Provided records Block Start

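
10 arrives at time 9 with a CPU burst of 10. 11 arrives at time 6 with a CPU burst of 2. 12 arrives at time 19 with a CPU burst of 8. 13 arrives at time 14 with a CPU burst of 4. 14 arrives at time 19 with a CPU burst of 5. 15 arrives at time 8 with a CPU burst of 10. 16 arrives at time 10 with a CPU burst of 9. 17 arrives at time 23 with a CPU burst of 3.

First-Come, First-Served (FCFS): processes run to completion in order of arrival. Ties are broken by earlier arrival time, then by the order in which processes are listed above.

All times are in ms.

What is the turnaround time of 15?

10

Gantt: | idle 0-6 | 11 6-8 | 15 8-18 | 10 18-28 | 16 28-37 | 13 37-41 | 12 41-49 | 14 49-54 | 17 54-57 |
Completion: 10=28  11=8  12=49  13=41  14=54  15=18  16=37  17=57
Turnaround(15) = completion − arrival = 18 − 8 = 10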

Provided records Block End
Provided records Block Start

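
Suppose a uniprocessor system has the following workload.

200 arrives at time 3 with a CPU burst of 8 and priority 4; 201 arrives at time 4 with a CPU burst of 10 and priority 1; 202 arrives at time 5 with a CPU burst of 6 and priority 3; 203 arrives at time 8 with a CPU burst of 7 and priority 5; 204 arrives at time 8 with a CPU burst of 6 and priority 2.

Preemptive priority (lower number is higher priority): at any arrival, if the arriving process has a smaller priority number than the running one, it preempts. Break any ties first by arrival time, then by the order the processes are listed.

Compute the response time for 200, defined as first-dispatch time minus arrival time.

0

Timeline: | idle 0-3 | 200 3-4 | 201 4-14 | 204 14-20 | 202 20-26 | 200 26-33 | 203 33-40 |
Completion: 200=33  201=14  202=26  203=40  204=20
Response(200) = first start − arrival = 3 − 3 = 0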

Provided records Block End
Provided records Block Start

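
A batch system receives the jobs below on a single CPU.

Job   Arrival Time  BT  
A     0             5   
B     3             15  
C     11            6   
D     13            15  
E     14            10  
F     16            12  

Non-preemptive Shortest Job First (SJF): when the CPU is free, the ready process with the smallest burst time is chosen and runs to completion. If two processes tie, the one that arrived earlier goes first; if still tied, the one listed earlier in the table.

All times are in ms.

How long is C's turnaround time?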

Provided records Block End

Problem details:
Taking the records above, retype every line from the one with "Non-preemptive Shortest Job" down to the one with "How long is C's turnaround time?", exactly and with nothing else.

Written answer:
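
Non-preemptive Shortest Job First (SJF): when the CPU is free, the ready process with the smallest burst time is chosen and runs to completion. If two processes tie, the one that arrived earlier goes first; if still tied, the one listed earlier in the table.

All times are in ms.

How long is C's turnaround time?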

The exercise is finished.